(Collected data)
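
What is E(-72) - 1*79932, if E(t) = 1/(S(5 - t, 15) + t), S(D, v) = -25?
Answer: -7753405/97 ≈ -79932.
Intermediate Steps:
E(t) = 1/(-25 + t)
E(-72) - 1*79932 = 1/(-25 - 72) - 1*79932 = 1/(-97) - 79932 = -1/97 - 79932 = -7753405/97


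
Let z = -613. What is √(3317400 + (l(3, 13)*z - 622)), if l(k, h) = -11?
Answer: √3323521 ≈ 1823.1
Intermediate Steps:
√(3317400 + (l(3, 13)*z - 622)) = √(3317400 + (-11*(-613) - 622)) = √(3317400 + (6743 - 622)) = √(3317400 + 6121) = √3323521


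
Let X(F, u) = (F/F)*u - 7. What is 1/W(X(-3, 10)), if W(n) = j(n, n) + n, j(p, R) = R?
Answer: ⅙ ≈ 0.16667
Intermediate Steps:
X(F, u) = -7 + u (X(F, u) = 1*u - 7 = u - 7 = -7 + u)
W(n) = 2*n (W(n) = n + n = 2*n)
1/W(X(-3, 10)) = 1/(2*(-7 + 10)) = 1/(2*3) = 1/6 = ⅙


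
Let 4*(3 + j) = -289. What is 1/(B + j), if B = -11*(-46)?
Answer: 4/1723 ≈ 0.0023215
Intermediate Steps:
j = -301/4 (j = -3 + (¼)*(-289) = -3 - 289/4 = -301/4 ≈ -75.250)
B = 506
1/(B + j) = 1/(506 - 301/4) = 1/(1723/4) = 4/1723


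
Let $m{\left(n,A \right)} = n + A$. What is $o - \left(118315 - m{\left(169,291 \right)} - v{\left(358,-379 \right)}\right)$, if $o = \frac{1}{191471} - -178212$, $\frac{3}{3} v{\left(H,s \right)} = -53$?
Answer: $\frac{11546467185}{191471} \approx 60304.0$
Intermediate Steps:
$v{\left(H,s \right)} = -53$
$m{\left(n,A \right)} = A + n$
$o = \frac{34122429853}{191471}$ ($o = \frac{1}{191471} + 178212 = \frac{34122429853}{191471} \approx 1.7821 \cdot 10^{5}$)
$o - \left(118315 - m{\left(169,291 \right)} - v{\left(358,-379 \right)}\right) = \frac{34122429853}{191471} + \left(\left(\left(291 + 169\right) - 53\right) - 118315\right) = \frac{34122429853}{191471} + \left(\left(460 - 53\right) - 118315\right) = \frac{34122429853}{191471} + \left(407 - 118315\right) = \frac{34122429853}{191471} - 117908 = \frac{11546467185}{191471}$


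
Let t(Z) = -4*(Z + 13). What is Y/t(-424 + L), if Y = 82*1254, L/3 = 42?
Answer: 451/5 ≈ 90.200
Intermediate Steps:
L = 126 (L = 3*42 = 126)
t(Z) = -52 - 4*Z (t(Z) = -4*(13 + Z) = -52 - 4*Z)
Y = 102828
Y/t(-424 + L) = 102828/(-52 - 4*(-424 + 126)) = 102828/(-52 - 4*(-298)) = 102828/(-52 + 1192) = 102828/1140 = 102828*(1/1140) = 451/5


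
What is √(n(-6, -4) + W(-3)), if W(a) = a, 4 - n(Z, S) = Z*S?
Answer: I*√23 ≈ 4.7958*I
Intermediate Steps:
n(Z, S) = 4 - S*Z (n(Z, S) = 4 - Z*S = 4 - S*Z)
√(n(-6, -4) + W(-3)) = √((4 - 1*(-4)*(-6)) - 3) = √((4 - 24) - 3) = √(-20 - 3) = √(-23) = I*√23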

Assignment → Make an exact transcription of the entries.

Result of the exercise →
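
What is E(-72) - 1*79932, if E(t) = 1/(S(5 - t, 15) + t), S(D, v) = -25?
Answer: -7753405/97 ≈ -79932.
Intermediate Steps:
E(t) = 1/(-25 + t)
E(-72) - 1*79932 = 1/(-25 - 72) - 1*79932 = 1/(-97) - 79932 = -1/97 - 79932 = -7753405/97


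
Let z = -613. What is √(3317400 + (l(3, 13)*z - 622)), if l(k, h) = -11?
Answer: √3323521 ≈ 1823.1
Intermediate Steps:
√(3317400 + (l(3, 13)*z - 622)) = √(3317400 + (-11*(-613) - 622)) = √(3317400 + (6743 - 622)) = √(3317400 + 6121) = √3323521


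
Let X(F, u) = (F/F)*u - 7. What is 1/W(X(-3, 10)), if W(n) = j(n, n) + n, j(p, R) = R?
Answer: ⅙ ≈ 0.16667
Intermediate Steps:
X(F, u) = -7 + u (X(F, u) = 1*u - 7 = u - 7 = -7 + u)
W(n) = 2*n (W(n) = n + n = 2*n)
1/W(X(-3, 10)) = 1/(2*(-7 + 10)) = 1/(2*3) = 1/6 = ⅙


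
Let 4*(3 + j) = -289. What is 1/(B + j), if B = -11*(-46)?
Answer: 4/1723 ≈ 0.0023215
Intermediate Steps:
j = -301/4 (j = -3 + (¼)*(-289) = -3 - 289/4 = -301/4 ≈ -75.250)
B = 506
1/(B + j) = 1/(506 - 301/4) = 1/(1723/4) = 4/1723


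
Let $m{\left(n,A \right)} = n + A$. What is $o - \left(118315 - m{\left(169,291 \right)} - v{\left(358,-379 \right)}\right)$, if $o = \frac{1}{191471} - -178212$, $\frac{3}{3} v{\left(H,s \right)} = -53$?
Answer: $\frac{11546467185}{191471} \approx 60304.0$
Intermediate Steps:
$v{\left(H,s \right)} = -53$
$m{\left(n,A \right)} = A + n$
$o = \frac{34122429853}{191471}$ ($o = \frac{1}{191471} + 178212 = \frac{34122429853}{191471} \approx 1.7821 \cdot 10^{5}$)
$o - \left(118315 - m{\left(169,291 \right)} - v{\left(358,-379 \right)}\right) = \frac{34122429853}{191471} + \left(\left(\left(291 + 169\right) - 53\right) - 118315\right) = \frac{34122429853}{191471} + \left(\left(460 - 53\right) - 118315\right) = \frac{34122429853}{191471} + \left(407 - 118315\right) = \frac{34122429853}{191471} - 117908 = \frac{11546467185}{191471}$


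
Let t(Z) = -4*(Z + 13). What is Y/t(-424 + L), if Y = 82*1254, L/3 = 42?
Answer: 451/5 ≈ 90.200
Intermediate Steps:
L = 126 (L = 3*42 = 126)
t(Z) = -52 - 4*Z (t(Z) = -4*(13 + Z) = -52 - 4*Z)
Y = 102828
Y/t(-424 + L) = 102828/(-52 - 4*(-424 + 126)) = 102828/(-52 - 4*(-298)) = 102828/(-52 + 1192) = 102828/1140 = 102828*(1/1140) = 451/5


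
What is √(n(-6, -4) + W(-3)), if W(a) = a, 4 - n(Z, S) = Z*S?
Answer: I*√23 ≈ 4.7958*I
Intermediate Steps:
n(Z, S) = 4 - S*Z (n(Z, S) = 4 - Z*S = 4 - S*Z)
√(n(-6, -4) + W(-3)) = √((4 - 1*(-4)*(-6)) - 3) = √((4 - 24) - 3) = √(-20 - 3) = √(-23) = I*√23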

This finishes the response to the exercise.